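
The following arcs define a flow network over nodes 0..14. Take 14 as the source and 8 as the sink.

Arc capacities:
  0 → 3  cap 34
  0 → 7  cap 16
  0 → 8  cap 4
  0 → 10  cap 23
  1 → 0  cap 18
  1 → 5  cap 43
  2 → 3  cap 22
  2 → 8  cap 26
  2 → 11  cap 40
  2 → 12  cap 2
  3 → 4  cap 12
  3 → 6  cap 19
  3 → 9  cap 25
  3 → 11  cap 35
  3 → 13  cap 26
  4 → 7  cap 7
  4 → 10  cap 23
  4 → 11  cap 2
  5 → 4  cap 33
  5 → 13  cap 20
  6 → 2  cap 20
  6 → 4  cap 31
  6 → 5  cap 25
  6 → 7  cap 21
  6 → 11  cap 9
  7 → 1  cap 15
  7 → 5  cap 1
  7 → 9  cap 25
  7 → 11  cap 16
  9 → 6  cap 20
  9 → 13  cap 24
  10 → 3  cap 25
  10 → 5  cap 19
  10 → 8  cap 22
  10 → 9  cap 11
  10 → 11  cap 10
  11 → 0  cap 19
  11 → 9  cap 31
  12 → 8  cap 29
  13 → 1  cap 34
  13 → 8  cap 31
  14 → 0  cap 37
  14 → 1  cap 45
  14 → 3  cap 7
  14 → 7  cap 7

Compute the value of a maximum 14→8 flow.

Maximum flow value: 77

augment #1: 14→0→8 bottleneck 4, total now 4
augment #2: 14→0→10→8 bottleneck 22, total now 26
augment #3: 14→3→13→8 bottleneck 7, total now 33
augment #4: 14→0→3→13→8 bottleneck 11, total now 44
augment #5: 14→1→5→13→8 bottleneck 13, total now 57
augment #6: 14→7→9→6→2→8 bottleneck 7, total now 64
augment #7: 14→1→0→3→6→2→8 bottleneck 13, total now 77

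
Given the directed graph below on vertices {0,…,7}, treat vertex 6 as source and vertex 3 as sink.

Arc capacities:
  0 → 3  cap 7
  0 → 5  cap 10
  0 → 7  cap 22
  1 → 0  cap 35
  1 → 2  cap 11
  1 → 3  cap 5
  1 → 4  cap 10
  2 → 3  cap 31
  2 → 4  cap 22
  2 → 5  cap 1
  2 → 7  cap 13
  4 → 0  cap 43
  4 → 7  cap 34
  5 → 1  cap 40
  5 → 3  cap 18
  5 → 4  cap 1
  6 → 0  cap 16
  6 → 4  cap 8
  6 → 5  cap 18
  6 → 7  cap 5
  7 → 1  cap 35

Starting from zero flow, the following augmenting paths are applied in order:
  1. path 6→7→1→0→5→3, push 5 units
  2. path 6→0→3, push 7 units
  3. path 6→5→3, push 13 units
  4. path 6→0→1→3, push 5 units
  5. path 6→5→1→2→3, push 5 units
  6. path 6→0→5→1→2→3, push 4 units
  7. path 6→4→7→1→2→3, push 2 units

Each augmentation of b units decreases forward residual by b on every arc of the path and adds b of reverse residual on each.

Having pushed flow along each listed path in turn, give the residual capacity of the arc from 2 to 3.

after path 1 (6→7→1→0→5→3, push 5): res(2,3)=31
after path 2 (6→0→3, push 7): res(2,3)=31
after path 3 (6→5→3, push 13): res(2,3)=31
after path 4 (6→0→1→3, push 5): res(2,3)=31
after path 5 (6→5→1→2→3, push 5): res(2,3)=26
after path 6 (6→0→5→1→2→3, push 4): res(2,3)=22
after path 7 (6→4→7→1→2→3, push 2): res(2,3)=20

Residual capacity of (2,3): 20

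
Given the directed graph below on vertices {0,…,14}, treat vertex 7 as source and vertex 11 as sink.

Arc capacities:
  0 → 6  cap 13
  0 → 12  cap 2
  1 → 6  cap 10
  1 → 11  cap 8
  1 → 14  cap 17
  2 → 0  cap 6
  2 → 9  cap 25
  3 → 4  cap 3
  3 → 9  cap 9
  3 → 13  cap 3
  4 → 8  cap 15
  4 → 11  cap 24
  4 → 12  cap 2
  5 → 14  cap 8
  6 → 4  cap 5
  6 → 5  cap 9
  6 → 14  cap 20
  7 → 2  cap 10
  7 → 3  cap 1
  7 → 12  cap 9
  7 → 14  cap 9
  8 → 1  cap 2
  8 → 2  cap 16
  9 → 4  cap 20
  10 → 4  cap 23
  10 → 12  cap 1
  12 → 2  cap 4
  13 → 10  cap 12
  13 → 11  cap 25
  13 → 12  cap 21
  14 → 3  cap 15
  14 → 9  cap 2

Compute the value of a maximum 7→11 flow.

augment #1: 7→3→4→11 bottleneck 1, total now 1
augment #2: 7→2→9→4→11 bottleneck 10, total now 11
augment #3: 7→14→3→4→11 bottleneck 2, total now 13
augment #4: 7→14→3→13→11 bottleneck 3, total now 16
augment #5: 7→14→9→4→11 bottleneck 2, total now 18
augment #6: 7→12→2→9→4→11 bottleneck 4, total now 22
augment #7: 7→14→3→9→4→11 bottleneck 2, total now 24

Maximum flow value: 24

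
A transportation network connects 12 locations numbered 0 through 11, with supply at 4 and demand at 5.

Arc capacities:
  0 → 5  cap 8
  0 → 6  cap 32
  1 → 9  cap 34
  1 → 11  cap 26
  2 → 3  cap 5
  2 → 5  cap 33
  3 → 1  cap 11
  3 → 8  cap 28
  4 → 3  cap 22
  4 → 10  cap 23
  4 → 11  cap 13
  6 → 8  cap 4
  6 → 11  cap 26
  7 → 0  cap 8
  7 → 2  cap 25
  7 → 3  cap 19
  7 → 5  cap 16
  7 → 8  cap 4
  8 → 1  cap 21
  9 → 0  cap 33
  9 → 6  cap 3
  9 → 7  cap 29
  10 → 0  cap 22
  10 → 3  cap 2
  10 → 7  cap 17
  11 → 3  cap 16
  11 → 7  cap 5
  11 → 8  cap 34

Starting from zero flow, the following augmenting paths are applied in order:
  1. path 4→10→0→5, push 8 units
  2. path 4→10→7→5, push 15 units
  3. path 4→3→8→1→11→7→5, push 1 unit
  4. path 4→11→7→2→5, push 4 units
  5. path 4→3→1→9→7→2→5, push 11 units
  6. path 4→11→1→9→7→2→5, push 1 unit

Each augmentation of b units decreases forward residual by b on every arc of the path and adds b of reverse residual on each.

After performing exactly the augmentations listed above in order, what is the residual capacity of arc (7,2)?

Residual capacity of (7,2): 9

after path 1 (4→10→0→5, push 8): res(7,2)=25
after path 2 (4→10→7→5, push 15): res(7,2)=25
after path 3 (4→3→8→1→11→7→5, push 1): res(7,2)=25
after path 4 (4→11→7→2→5, push 4): res(7,2)=21
after path 5 (4→3→1→9→7→2→5, push 11): res(7,2)=10
after path 6 (4→11→1→9→7→2→5, push 1): res(7,2)=9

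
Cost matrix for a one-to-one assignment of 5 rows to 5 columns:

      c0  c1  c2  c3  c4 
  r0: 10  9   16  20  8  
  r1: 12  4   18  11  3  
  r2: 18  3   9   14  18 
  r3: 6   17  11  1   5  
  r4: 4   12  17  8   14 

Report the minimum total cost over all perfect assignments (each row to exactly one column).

Minimum assignment cost: 26

one of 2 optimal assignments: row0→col1 (cost 9), row1→col4 (cost 3), row2→col2 (cost 9), row3→col3 (cost 1), row4→col0 (cost 4)
total = 9 + 3 + 9 + 1 + 4 = 26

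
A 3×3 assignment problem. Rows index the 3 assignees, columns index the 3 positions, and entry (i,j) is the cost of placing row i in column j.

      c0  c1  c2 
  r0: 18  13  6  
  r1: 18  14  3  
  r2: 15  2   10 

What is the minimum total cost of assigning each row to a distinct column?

optimal assignment: row0→col0 (cost 18), row1→col2 (cost 3), row2→col1 (cost 2)
total = 18 + 3 + 2 = 23

Minimum assignment cost: 23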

+++

DIRECTIONS FOR THIS TASK: Filter the records above and return every line that holds the word "below".

RESULT:
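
Given the directed graph below on vertices {0,…,7}, treat vertex 6 as source and vertex 3 as sink.
Given the directed graph below on vertices {0,…,14}, treat vertex 7 as source and vertex 11 as sink.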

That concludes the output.